- Exercise
What you return must match the data exactly, line for line.

- Records to process
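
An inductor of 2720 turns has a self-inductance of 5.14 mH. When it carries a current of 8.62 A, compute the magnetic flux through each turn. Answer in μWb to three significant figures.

From L = NΦ_B/I, the flux per turn is Φ_B = LI/N.
Φ_B = (5.140×10^-3 H)(8.62 A)/2720 = 1.629×10^-5 Wb.

Φ_B ≈ 16.3 μWb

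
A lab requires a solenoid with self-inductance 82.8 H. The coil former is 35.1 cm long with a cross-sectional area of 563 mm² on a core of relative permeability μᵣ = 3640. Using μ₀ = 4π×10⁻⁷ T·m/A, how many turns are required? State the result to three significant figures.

A = 563 mm² = 5.630×10^-4 m².
From L = μ₀μᵣN²A/ℓ, N = √(Lℓ / (μ₀μᵣA)).
N = √[(82.8)(0.351) / ((4π×10⁻⁷)(3640)×5.630×10^-4)] = √(1.129×10^7) ≈ 3359.4.

N ≈ 3360 turns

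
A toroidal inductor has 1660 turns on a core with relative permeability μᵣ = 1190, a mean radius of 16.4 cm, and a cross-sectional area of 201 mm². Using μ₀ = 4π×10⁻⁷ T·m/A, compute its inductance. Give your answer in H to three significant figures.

L ≈ 0.804 H

For a thin toroid, L = μ₀μᵣN²A/(2πR).
L = (4π×10⁻⁷)(1190)(1660)²(2.010×10^-4) / (2π×0.164 m) = 0.8038 H.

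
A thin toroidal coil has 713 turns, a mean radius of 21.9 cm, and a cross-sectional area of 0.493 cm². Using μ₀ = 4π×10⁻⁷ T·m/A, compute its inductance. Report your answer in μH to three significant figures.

L ≈ 22.9 μH

For a thin toroid, L = μ₀N²A/(2πR).
L = (4π×10⁻⁷)(713)²(4.930×10^-5) / (2π×0.219 m) = 2.289×10^-5 H.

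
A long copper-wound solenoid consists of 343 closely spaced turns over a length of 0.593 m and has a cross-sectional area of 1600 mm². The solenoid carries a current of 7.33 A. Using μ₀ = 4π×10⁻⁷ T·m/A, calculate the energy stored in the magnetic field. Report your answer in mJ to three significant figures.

A = 1600 mm² = 1.600×10^-3 m².
L = μ₀N²A/ℓ = (4π×10⁻⁷)(343)²(1.600×10^-3)/(0.593) = 3.989×10^-4 H.
U = ½LI² = ½(3.989×10^-4)(7.33)² = 1.072×10^-2 J.

U ≈ 10.7 mJ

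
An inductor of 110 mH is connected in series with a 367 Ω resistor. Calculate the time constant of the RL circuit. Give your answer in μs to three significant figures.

τ ≈ 300 μs

τ = L/R = (0.11 H)/(367 Ω) = 2.997×10^-4 s.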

- Reply
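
An inductor of 2720 turns has a self-inductance of 5.14 mH. When it carries a current of 8.62 A, compute the magnetic flux through each turn. Answer in μWb to three significant figures.

From L = NΦ_B/I, the flux per turn is Φ_B = LI/N.
Φ_B = (5.140×10^-3 H)(8.62 A)/2720 = 1.629×10^-5 Wb.

Φ_B ≈ 16.3 μWb

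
A lab requires a solenoid with self-inductance 82.8 H. The coil former is 35.1 cm long with a cross-sectional area of 563 mm² on a core of relative permeability μᵣ = 3640. Using μ₀ = 4π×10⁻⁷ T·m/A, how many turns are required? State the result to three significant figures.

A = 563 mm² = 5.630×10^-4 m².
From L = μ₀μᵣN²A/ℓ, N = √(Lℓ / (μ₀μᵣA)).
N = √[(82.8)(0.351) / ((4π×10⁻⁷)(3640)×5.630×10^-4)] = √(1.129×10^7) ≈ 3359.4.

N ≈ 3360 turns

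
A toroidal inductor has 1660 turns on a core with relative permeability μᵣ = 1190, a mean radius of 16.4 cm, and a cross-sectional area of 201 mm². Using μ₀ = 4π×10⁻⁷ T·m/A, compute its inductance. Give your answer in H to three significant figures.

L ≈ 0.804 H

For a thin toroid, L = μ₀μᵣN²A/(2πR).
L = (4π×10⁻⁷)(1190)(1660)²(2.010×10^-4) / (2π×0.164 m) = 0.8038 H.

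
A thin toroidal coil has 713 turns, a mean radius of 21.9 cm, and a cross-sectional area of 0.493 cm². Using μ₀ = 4π×10⁻⁷ T·m/A, compute its inductance. Report your answer in μH to three significant figures.

L ≈ 22.9 μH

For a thin toroid, L = μ₀N²A/(2πR).
L = (4π×10⁻⁷)(713)²(4.930×10^-5) / (2π×0.219 m) = 2.289×10^-5 H.

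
A long copper-wound solenoid consists of 343 closely spaced turns over a length of 0.593 m and has a cross-sectional area of 1600 mm². The solenoid carries a current of 7.33 A. Using μ₀ = 4π×10⁻⁷ T·m/A, calculate the energy stored in the magnetic field. Report your answer in mJ to three significant figures.

A = 1600 mm² = 1.600×10^-3 m².
L = μ₀N²A/ℓ = (4π×10⁻⁷)(343)²(1.600×10^-3)/(0.593) = 3.989×10^-4 H.
U = ½LI² = ½(3.989×10^-4)(7.33)² = 1.072×10^-2 J.

U ≈ 10.7 mJ

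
An inductor of 110 mH is connected in series with a 367 Ω resistor. Calculate the time constant of the RL circuit. Give your answer in μs to three significant figures.

τ ≈ 300 μs

τ = L/R = (0.11 H)/(367 Ω) = 2.997×10^-4 s.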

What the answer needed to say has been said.